Stored items:
[Start of Attachment]

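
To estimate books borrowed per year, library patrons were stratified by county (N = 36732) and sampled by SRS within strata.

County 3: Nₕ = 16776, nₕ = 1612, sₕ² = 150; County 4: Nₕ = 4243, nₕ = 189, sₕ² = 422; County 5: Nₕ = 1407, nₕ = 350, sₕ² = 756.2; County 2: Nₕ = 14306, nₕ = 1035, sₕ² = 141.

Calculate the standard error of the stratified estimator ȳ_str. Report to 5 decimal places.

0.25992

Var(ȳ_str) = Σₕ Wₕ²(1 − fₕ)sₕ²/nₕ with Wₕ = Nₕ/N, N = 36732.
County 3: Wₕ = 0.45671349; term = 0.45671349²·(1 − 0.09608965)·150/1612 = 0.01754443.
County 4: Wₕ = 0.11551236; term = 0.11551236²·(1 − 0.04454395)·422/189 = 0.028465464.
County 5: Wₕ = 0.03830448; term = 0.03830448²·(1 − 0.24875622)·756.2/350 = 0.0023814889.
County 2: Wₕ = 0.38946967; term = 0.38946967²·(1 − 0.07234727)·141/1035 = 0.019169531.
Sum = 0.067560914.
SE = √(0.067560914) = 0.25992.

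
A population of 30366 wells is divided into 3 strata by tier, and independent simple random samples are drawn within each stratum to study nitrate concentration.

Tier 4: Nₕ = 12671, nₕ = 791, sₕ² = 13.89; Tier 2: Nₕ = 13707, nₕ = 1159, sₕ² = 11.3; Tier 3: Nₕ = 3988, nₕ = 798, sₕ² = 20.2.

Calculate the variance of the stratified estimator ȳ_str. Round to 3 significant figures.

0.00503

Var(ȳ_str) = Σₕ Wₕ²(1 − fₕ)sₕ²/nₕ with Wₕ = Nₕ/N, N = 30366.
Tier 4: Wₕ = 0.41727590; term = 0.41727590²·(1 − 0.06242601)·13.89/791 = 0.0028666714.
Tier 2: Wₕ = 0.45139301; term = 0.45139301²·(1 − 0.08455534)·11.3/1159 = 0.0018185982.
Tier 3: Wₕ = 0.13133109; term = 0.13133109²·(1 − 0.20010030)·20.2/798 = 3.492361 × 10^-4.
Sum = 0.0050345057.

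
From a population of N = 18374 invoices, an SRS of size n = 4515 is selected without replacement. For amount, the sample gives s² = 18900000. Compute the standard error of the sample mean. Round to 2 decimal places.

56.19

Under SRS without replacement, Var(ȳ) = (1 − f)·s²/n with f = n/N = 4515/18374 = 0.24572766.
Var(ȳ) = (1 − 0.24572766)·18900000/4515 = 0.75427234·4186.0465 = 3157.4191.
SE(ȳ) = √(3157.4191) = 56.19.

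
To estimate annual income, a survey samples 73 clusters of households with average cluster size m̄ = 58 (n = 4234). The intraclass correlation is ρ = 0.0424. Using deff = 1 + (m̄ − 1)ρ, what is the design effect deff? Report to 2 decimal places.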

[End of Attachment]
[Start of Attachment]

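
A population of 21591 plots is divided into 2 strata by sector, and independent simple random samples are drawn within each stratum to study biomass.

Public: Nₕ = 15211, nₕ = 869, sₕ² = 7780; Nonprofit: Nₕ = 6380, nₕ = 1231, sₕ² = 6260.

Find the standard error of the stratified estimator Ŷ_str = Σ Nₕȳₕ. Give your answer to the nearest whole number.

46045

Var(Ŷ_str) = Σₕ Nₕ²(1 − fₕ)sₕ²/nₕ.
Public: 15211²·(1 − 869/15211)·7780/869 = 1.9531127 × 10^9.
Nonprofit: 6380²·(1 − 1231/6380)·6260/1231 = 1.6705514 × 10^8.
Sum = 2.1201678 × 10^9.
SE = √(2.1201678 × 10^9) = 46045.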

[End of Attachment]

--- Task prompt ---
Leave out every line above except those from the line with "To estimate books" up to and including the line with "A population of 30366", and copy those exactly.

--- Task result ---
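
To estimate books borrowed per year, library patrons were stratified by county (N = 36732) and sampled by SRS within strata.

County 3: Nₕ = 16776, nₕ = 1612, sₕ² = 150; County 4: Nₕ = 4243, nₕ = 189, sₕ² = 422; County 5: Nₕ = 1407, nₕ = 350, sₕ² = 756.2; County 2: Nₕ = 14306, nₕ = 1035, sₕ² = 141.

Calculate the standard error of the stratified estimator ȳ_str. Report to 5 decimal places.

0.25992

Var(ȳ_str) = Σₕ Wₕ²(1 − fₕ)sₕ²/nₕ with Wₕ = Nₕ/N, N = 36732.
County 3: Wₕ = 0.45671349; term = 0.45671349²·(1 − 0.09608965)·150/1612 = 0.01754443.
County 4: Wₕ = 0.11551236; term = 0.11551236²·(1 − 0.04454395)·422/189 = 0.028465464.
County 5: Wₕ = 0.03830448; term = 0.03830448²·(1 − 0.24875622)·756.2/350 = 0.0023814889.
County 2: Wₕ = 0.38946967; term = 0.38946967²·(1 − 0.07234727)·141/1035 = 0.019169531.
Sum = 0.067560914.
SE = √(0.067560914) = 0.25992.

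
A population of 30366 wells is divided into 3 strata by tier, and independent simple random samples are drawn within each stratum to study nitrate concentration.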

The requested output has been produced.